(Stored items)
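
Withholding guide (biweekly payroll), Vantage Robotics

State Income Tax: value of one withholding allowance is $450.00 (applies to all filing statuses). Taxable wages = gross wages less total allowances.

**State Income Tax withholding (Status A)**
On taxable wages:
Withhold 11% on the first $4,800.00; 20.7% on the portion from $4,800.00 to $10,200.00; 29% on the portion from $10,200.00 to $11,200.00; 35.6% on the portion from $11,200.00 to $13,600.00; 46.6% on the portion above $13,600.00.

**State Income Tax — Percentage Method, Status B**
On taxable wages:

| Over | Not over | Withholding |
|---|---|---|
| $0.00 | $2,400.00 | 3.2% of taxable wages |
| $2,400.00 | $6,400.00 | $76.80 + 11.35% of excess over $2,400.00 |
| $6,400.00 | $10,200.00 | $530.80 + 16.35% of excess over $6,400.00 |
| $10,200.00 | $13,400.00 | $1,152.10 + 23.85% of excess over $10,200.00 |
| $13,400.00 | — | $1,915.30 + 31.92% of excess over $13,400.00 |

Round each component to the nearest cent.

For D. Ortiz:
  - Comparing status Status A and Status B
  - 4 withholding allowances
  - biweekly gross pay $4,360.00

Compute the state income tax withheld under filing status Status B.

$94.96

State Income Tax (Status B): taxable = $4,360.00 − 4×$450.00 = $2,560.00
  $76.80 + 11.35% × ($2,560.00 − $2,400.00) = $76.80 + 11.35% × $160.00 = $94.96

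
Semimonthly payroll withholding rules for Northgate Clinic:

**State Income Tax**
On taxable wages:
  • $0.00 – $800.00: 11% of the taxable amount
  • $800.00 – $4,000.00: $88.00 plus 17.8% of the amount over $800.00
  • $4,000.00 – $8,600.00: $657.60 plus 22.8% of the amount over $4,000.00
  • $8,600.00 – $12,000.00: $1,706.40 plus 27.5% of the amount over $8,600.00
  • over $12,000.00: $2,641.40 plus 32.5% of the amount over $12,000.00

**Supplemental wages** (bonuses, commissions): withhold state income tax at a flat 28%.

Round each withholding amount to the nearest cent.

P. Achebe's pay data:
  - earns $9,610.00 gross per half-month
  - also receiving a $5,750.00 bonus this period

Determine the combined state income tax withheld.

$3,594.15

State Income Tax: taxable = $9,610.00
  $1,706.40 + 27.5% × ($9,610.00 − $8,600.00) = $1,706.40 + 27.5% × $1,010.00 = $1,984.15
Supplemental (28% flat on bonus): 28% × $5,750.00 = $1,610.00
Total state income tax: $1,984.15 + $1,610.00 = $3,594.15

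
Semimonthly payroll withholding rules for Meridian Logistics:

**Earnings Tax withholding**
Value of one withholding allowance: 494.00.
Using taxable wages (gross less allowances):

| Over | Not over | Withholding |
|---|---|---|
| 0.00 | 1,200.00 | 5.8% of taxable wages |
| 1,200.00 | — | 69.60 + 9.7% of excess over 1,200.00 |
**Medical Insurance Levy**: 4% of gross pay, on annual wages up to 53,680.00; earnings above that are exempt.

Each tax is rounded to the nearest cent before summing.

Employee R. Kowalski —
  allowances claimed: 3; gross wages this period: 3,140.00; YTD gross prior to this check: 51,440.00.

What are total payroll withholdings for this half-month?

Earnings Tax: taxable = 3,140.00 − 3×494.00 = 1,658.00
  69.60 + 9.7% × (1,658.00 − 1,200.00) = 69.60 + 9.7% × 458.00 = 114.03
Medical Insurance Levy: cap 53,680.00 − YTD 51,440.00 = 2,240.00 subject; 4% × 2,240.00 = 89.60
Total: 114.03 + 89.60 = 203.63

203.63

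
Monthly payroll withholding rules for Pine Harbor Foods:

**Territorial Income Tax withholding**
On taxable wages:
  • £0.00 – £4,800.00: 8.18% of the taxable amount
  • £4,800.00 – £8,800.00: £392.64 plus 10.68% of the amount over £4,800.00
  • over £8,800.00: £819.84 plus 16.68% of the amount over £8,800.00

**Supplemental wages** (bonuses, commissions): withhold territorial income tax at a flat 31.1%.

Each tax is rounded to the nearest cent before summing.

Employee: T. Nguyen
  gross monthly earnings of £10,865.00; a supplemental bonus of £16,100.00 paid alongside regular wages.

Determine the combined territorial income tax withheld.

£6,171.38

Territorial Income Tax: taxable = £10,865.00
  £819.84 + 16.68% × (£10,865.00 − £8,800.00) = £819.84 + 16.68% × £2,065.00 = £1,164.28
Supplemental (31.1% flat on bonus): 31.1% × £16,100.00 = £5,007.10
Total territorial income tax: £1,164.28 + £5,007.10 = £6,171.38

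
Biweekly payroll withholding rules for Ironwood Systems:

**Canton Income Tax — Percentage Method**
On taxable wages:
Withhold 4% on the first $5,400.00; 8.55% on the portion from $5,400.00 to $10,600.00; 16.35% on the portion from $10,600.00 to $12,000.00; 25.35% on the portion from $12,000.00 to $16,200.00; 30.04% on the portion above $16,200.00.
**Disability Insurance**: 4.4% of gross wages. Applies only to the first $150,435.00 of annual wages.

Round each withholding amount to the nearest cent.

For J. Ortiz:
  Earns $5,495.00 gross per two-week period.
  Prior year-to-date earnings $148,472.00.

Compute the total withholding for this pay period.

$310.49

Canton Income Tax: taxable = $5,495.00
  $216.00 + 8.55% × ($5,495.00 − $5,400.00) = $216.00 + 8.55% × $95.00 = $224.12
Disability Insurance: cap $150,435.00 − YTD $148,472.00 = $1,963.00 subject; 4.4% × $1,963.00 = $86.37
Total: $224.12 + $86.37 = $310.49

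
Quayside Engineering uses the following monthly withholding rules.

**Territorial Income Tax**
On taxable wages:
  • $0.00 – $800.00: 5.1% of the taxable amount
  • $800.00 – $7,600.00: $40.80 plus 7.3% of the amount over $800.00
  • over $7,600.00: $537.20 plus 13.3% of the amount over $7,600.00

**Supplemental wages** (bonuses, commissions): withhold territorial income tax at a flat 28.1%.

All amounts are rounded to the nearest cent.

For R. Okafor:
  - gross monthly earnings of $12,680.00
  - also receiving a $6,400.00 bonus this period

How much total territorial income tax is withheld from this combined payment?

$3,011.24

Territorial Income Tax: taxable = $12,680.00
  $537.20 + 13.3% × ($12,680.00 − $7,600.00) = $537.20 + 13.3% × $5,080.00 = $1,212.84
Supplemental (28.1% flat on bonus): 28.1% × $6,400.00 = $1,798.40
Total territorial income tax: $1,212.84 + $1,798.40 = $3,011.24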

Task requirements: Retype the entries shown above. Keep every word exactly as it is.

The completed task:
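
Withholding guide (biweekly payroll), Vantage Robotics

State Income Tax: value of one withholding allowance is $450.00 (applies to all filing statuses). Taxable wages = gross wages less total allowances.

**State Income Tax withholding (Status A)**
On taxable wages:
Withhold 11% on the first $4,800.00; 20.7% on the portion from $4,800.00 to $10,200.00; 29% on the portion from $10,200.00 to $11,200.00; 35.6% on the portion from $11,200.00 to $13,600.00; 46.6% on the portion above $13,600.00.

**State Income Tax — Percentage Method, Status B**
On taxable wages:

| Over | Not over | Withholding |
|---|---|---|
| $0.00 | $2,400.00 | 3.2% of taxable wages |
| $2,400.00 | $6,400.00 | $76.80 + 11.35% of excess over $2,400.00 |
| $6,400.00 | $10,200.00 | $530.80 + 16.35% of excess over $6,400.00 |
| $10,200.00 | $13,400.00 | $1,152.10 + 23.85% of excess over $10,200.00 |
| $13,400.00 | — | $1,915.30 + 31.92% of excess over $13,400.00 |

Round each component to the nearest cent.

For D. Ortiz:
  - Comparing status Status A and Status B
  - 4 withholding allowances
  - biweekly gross pay $4,360.00

Compute the state income tax withheld under filing status Status B.

$94.96

State Income Tax (Status B): taxable = $4,360.00 − 4×$450.00 = $2,560.00
  $76.80 + 11.35% × ($2,560.00 − $2,400.00) = $76.80 + 11.35% × $160.00 = $94.96

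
Semimonthly payroll withholding rules for Northgate Clinic:

**State Income Tax**
On taxable wages:
  • $0.00 – $800.00: 11% of the taxable amount
  • $800.00 – $4,000.00: $88.00 plus 17.8% of the amount over $800.00
  • $4,000.00 – $8,600.00: $657.60 plus 22.8% of the amount over $4,000.00
  • $8,600.00 – $12,000.00: $1,706.40 plus 27.5% of the amount over $8,600.00
  • over $12,000.00: $2,641.40 plus 32.5% of the amount over $12,000.00

**Supplemental wages** (bonuses, commissions): withhold state income tax at a flat 28%.

Round each withholding amount to the nearest cent.

P. Achebe's pay data:
  - earns $9,610.00 gross per half-month
  - also receiving a $5,750.00 bonus this period

Determine the combined state income tax withheld.

$3,594.15

State Income Tax: taxable = $9,610.00
  $1,706.40 + 27.5% × ($9,610.00 − $8,600.00) = $1,706.40 + 27.5% × $1,010.00 = $1,984.15
Supplemental (28% flat on bonus): 28% × $5,750.00 = $1,610.00
Total state income tax: $1,984.15 + $1,610.00 = $3,594.15

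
Semimonthly payroll withholding rules for Meridian Logistics:

**Earnings Tax withholding**
Value of one withholding allowance: 494.00.
Using taxable wages (gross less allowances):

| Over | Not over | Withholding |
|---|---|---|
| 0.00 | 1,200.00 | 5.8% of taxable wages |
| 1,200.00 | — | 69.60 + 9.7% of excess over 1,200.00 |
**Medical Insurance Levy**: 4% of gross pay, on annual wages up to 53,680.00; earnings above that are exempt.

Each tax is rounded to the nearest cent before summing.

Employee R. Kowalski —
  allowances claimed: 3; gross wages this period: 3,140.00; YTD gross prior to this check: 51,440.00.

What are total payroll withholdings for this half-month?

Earnings Tax: taxable = 3,140.00 − 3×494.00 = 1,658.00
  69.60 + 9.7% × (1,658.00 − 1,200.00) = 69.60 + 9.7% × 458.00 = 114.03
Medical Insurance Levy: cap 53,680.00 − YTD 51,440.00 = 2,240.00 subject; 4% × 2,240.00 = 89.60
Total: 114.03 + 89.60 = 203.63

203.63

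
Monthly payroll withholding rules for Pine Harbor Foods:

**Territorial Income Tax withholding**
On taxable wages:
  • £0.00 – £4,800.00: 8.18% of the taxable amount
  • £4,800.00 – £8,800.00: £392.64 plus 10.68% of the amount over £4,800.00
  • over £8,800.00: £819.84 plus 16.68% of the amount over £8,800.00

**Supplemental wages** (bonuses, commissions): withhold territorial income tax at a flat 31.1%.

Each tax is rounded to the nearest cent before summing.

Employee: T. Nguyen
  gross monthly earnings of £10,865.00; a supplemental bonus of £16,100.00 paid alongside regular wages.

Determine the combined territorial income tax withheld.

£6,171.38

Territorial Income Tax: taxable = £10,865.00
  £819.84 + 16.68% × (£10,865.00 − £8,800.00) = £819.84 + 16.68% × £2,065.00 = £1,164.28
Supplemental (31.1% flat on bonus): 31.1% × £16,100.00 = £5,007.10
Total territorial income tax: £1,164.28 + £5,007.10 = £6,171.38

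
Biweekly payroll withholding rules for Ironwood Systems:

**Canton Income Tax — Percentage Method**
On taxable wages:
Withhold 4% on the first $5,400.00; 8.55% on the portion from $5,400.00 to $10,600.00; 16.35% on the portion from $10,600.00 to $12,000.00; 25.35% on the portion from $12,000.00 to $16,200.00; 30.04% on the portion above $16,200.00.
**Disability Insurance**: 4.4% of gross wages. Applies only to the first $150,435.00 of annual wages.

Round each withholding amount to the nearest cent.

For J. Ortiz:
  Earns $5,495.00 gross per two-week period.
  Prior year-to-date earnings $148,472.00.

Compute the total withholding for this pay period.

$310.49

Canton Income Tax: taxable = $5,495.00
  $216.00 + 8.55% × ($5,495.00 − $5,400.00) = $216.00 + 8.55% × $95.00 = $224.12
Disability Insurance: cap $150,435.00 − YTD $148,472.00 = $1,963.00 subject; 4.4% × $1,963.00 = $86.37
Total: $224.12 + $86.37 = $310.49

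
Quayside Engineering uses the following monthly withholding rules.

**Territorial Income Tax**
On taxable wages:
  • $0.00 – $800.00: 5.1% of the taxable amount
  • $800.00 – $7,600.00: $40.80 plus 7.3% of the amount over $800.00
  • over $7,600.00: $537.20 plus 13.3% of the amount over $7,600.00

**Supplemental wages** (bonuses, commissions): withhold territorial income tax at a flat 28.1%.

All amounts are rounded to the nearest cent.

For R. Okafor:
  - gross monthly earnings of $12,680.00
  - also receiving a $6,400.00 bonus this period

How much total territorial income tax is withheld from this combined payment?

$3,011.24

Territorial Income Tax: taxable = $12,680.00
  $537.20 + 13.3% × ($12,680.00 − $7,600.00) = $537.20 + 13.3% × $5,080.00 = $1,212.84
Supplemental (28.1% flat on bonus): 28.1% × $6,400.00 = $1,798.40
Total territorial income tax: $1,212.84 + $1,798.40 = $3,011.24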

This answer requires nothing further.